** INFORMATION GIVEN follows **

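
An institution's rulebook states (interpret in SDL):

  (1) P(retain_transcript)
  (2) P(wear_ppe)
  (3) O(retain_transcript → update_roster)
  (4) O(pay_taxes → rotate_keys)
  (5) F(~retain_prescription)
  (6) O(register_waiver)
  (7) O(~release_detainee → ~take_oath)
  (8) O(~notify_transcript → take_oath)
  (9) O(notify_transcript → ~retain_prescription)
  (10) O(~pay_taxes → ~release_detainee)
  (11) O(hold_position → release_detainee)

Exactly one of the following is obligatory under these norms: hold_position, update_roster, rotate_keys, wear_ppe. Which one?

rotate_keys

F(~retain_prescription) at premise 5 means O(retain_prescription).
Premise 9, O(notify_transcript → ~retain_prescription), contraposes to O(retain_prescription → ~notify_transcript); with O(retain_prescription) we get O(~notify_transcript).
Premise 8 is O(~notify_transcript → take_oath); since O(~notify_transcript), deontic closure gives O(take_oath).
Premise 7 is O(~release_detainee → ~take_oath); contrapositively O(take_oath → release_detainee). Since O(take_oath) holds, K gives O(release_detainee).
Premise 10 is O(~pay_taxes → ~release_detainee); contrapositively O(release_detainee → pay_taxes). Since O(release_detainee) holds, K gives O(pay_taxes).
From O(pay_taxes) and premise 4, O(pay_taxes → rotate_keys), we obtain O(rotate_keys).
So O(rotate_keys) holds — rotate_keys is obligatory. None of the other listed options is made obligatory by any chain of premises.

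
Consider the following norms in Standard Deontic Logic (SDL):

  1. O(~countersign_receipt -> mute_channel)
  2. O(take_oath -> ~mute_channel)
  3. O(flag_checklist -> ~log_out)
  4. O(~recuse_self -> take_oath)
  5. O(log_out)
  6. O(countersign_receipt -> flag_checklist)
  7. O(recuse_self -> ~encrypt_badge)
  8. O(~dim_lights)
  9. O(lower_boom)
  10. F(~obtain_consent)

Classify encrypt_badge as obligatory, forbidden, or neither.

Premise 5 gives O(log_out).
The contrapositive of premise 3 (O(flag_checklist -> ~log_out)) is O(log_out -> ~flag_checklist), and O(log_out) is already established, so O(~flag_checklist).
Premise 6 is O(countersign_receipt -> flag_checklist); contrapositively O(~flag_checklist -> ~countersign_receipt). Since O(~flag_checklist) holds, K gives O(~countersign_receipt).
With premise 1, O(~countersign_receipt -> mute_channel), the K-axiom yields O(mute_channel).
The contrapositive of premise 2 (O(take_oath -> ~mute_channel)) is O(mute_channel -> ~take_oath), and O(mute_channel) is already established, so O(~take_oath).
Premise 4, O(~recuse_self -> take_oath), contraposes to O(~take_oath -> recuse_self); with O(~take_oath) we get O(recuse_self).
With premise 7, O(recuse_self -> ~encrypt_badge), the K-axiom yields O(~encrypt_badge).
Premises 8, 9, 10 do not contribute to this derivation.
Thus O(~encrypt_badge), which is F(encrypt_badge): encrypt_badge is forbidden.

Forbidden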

** End of INFORMATION GIVEN **

_PROBLEM REQUIREMENTS_
Copy out every record again, letter for letter.

_RESULT_
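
An institution's rulebook states (interpret in SDL):

  (1) P(retain_transcript)
  (2) P(wear_ppe)
  (3) O(retain_transcript → update_roster)
  (4) O(pay_taxes → rotate_keys)
  (5) F(~retain_prescription)
  (6) O(register_waiver)
  (7) O(~release_detainee → ~take_oath)
  (8) O(~notify_transcript → take_oath)
  (9) O(notify_transcript → ~retain_prescription)
  (10) O(~pay_taxes → ~release_detainee)
  (11) O(hold_position → release_detainee)

Exactly one of the following is obligatory under these norms: hold_position, update_roster, rotate_keys, wear_ppe. Which one?

rotate_keys

F(~retain_prescription) at premise 5 means O(retain_prescription).
Premise 9, O(notify_transcript → ~retain_prescription), contraposes to O(retain_prescription → ~notify_transcript); with O(retain_prescription) we get O(~notify_transcript).
Premise 8 is O(~notify_transcript → take_oath); since O(~notify_transcript), deontic closure gives O(take_oath).
Premise 7 is O(~release_detainee → ~take_oath); contrapositively O(take_oath → release_detainee). Since O(take_oath) holds, K gives O(release_detainee).
Premise 10 is O(~pay_taxes → ~release_detainee); contrapositively O(release_detainee → pay_taxes). Since O(release_detainee) holds, K gives O(pay_taxes).
From O(pay_taxes) and premise 4, O(pay_taxes → rotate_keys), we obtain O(rotate_keys).
So O(rotate_keys) holds — rotate_keys is obligatory. None of the other listed options is made obligatory by any chain of premises.

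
Consider the following norms in Standard Deontic Logic (SDL):

  1. O(~countersign_receipt -> mute_channel)
  2. O(take_oath -> ~mute_channel)
  3. O(flag_checklist -> ~log_out)
  4. O(~recuse_self -> take_oath)
  5. O(log_out)
  6. O(countersign_receipt -> flag_checklist)
  7. O(recuse_self -> ~encrypt_badge)
  8. O(~dim_lights)
  9. O(lower_boom)
  10. F(~obtain_consent)

Classify encrypt_badge as obligatory, forbidden, or neither.

Premise 5 gives O(log_out).
The contrapositive of premise 3 (O(flag_checklist -> ~log_out)) is O(log_out -> ~flag_checklist), and O(log_out) is already established, so O(~flag_checklist).
Premise 6 is O(countersign_receipt -> flag_checklist); contrapositively O(~flag_checklist -> ~countersign_receipt). Since O(~flag_checklist) holds, K gives O(~countersign_receipt).
With premise 1, O(~countersign_receipt -> mute_channel), the K-axiom yields O(mute_channel).
The contrapositive of premise 2 (O(take_oath -> ~mute_channel)) is O(mute_channel -> ~take_oath), and O(mute_channel) is already established, so O(~take_oath).
Premise 4, O(~recuse_self -> take_oath), contraposes to O(~take_oath -> recuse_self); with O(~take_oath) we get O(recuse_self).
With premise 7, O(recuse_self -> ~encrypt_badge), the K-axiom yields O(~encrypt_badge).
Premises 8, 9, 10 do not contribute to this derivation.
Thus O(~encrypt_badge), which is F(encrypt_badge): encrypt_badge is forbidden.

Forbidden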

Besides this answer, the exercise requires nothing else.